Try it >> Word for word, repeat every entry that appears below.

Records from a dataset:
====================
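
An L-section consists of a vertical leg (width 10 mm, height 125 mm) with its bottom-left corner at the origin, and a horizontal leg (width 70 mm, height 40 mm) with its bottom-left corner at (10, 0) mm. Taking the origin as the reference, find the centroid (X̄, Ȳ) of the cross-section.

X̄ = 32.65 mm, Ȳ = 33.12 mm

vertical leg: A = 10 × 125 = 1250.00, centroid at (5.00, 62.50).
horizontal leg: A = 70 × 40 = 2800.00, centroid at (45.00, 20.00).
ΣA = 4050.00 mm², ΣAX̄ = 132250.00 mm³, ΣAȲ = 134125.00 mm³.
X̄ = 132250.00/4050.00 = 32.65 mm; Ȳ = 134125.00/4050.00 = 33.12 mm.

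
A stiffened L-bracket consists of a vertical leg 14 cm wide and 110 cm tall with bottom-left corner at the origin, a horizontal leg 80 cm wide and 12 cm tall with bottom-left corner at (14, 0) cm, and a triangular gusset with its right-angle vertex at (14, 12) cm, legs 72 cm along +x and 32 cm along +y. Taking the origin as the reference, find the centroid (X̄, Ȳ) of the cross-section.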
====================
Written answer >>
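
An L-section consists of a vertical leg (width 10 mm, height 125 mm) with its bottom-left corner at the origin, and a horizontal leg (width 70 mm, height 40 mm) with its bottom-left corner at (10, 0) mm. Taking the origin as the reference, find the centroid (X̄, Ȳ) of the cross-section.

X̄ = 32.65 mm, Ȳ = 33.12 mm

vertical leg: A = 10 × 125 = 1250.00, centroid at (5.00, 62.50).
horizontal leg: A = 70 × 40 = 2800.00, centroid at (45.00, 20.00).
ΣA = 4050.00 mm², ΣAX̄ = 132250.00 mm³, ΣAȲ = 134125.00 mm³.
X̄ = 132250.00/4050.00 = 32.65 mm; Ȳ = 134125.00/4050.00 = 33.12 mm.

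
A stiffened L-bracket consists of a vertical leg 14 cm wide and 110 cm tall with bottom-left corner at the origin, a horizontal leg 80 cm wide and 12 cm tall with bottom-left corner at (14, 0) cm, and a triangular gusset with its right-angle vertex at (14, 12) cm, legs 72 cm along +x and 32 cm along +y. Taking the origin as the reference, find the centroid (X̄, Ȳ) of the cross-section.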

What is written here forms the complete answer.